Your task: Each line below with the word "Walk" needs to be copied.

Dataset records:
────

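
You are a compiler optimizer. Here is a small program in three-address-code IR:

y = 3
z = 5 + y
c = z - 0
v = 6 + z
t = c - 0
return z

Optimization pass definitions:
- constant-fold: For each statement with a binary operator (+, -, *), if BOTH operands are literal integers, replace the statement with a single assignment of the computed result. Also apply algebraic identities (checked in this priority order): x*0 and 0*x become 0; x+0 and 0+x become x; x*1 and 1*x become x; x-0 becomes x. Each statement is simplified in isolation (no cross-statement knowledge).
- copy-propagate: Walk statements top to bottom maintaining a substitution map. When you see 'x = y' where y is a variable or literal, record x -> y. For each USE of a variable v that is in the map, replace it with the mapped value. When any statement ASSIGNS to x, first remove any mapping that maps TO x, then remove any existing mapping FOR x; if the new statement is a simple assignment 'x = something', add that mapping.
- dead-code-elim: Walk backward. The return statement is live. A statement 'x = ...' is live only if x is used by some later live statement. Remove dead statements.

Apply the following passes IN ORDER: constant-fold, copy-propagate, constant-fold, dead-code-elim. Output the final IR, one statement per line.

Answer: z = 8
return z

Derivation:
Initial IR:
  y = 3
  z = 5 + y
  c = z - 0
  v = 6 + z
  t = c - 0
  return z
After constant-fold (6 stmts):
  y = 3
  z = 5 + y
  c = z
  v = 6 + z
  t = c
  return z
After copy-propagate (6 stmts):
  y = 3
  z = 5 + 3
  c = z
  v = 6 + z
  t = z
  return z
After constant-fold (6 stmts):
  y = 3
  z = 8
  c = z
  v = 6 + z
  t = z
  return z
After dead-code-elim (2 stmts):
  z = 8
  return z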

────

Response:
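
- copy-propagate: Walk statements top to bottom maintaining a substitution map. When you see 'x = y' where y is a variable or literal, record x -> y. For each USE of a variable v that is in the map, replace it with the mapped value. When any statement ASSIGNS to x, first remove any mapping that maps TO x, then remove any existing mapping FOR x; if the new statement is a simple assignment 'x = something', add that mapping.
- dead-code-elim: Walk backward. The return statement is live. A statement 'x = ...' is live only if x is used by some later live statement. Remove dead statements.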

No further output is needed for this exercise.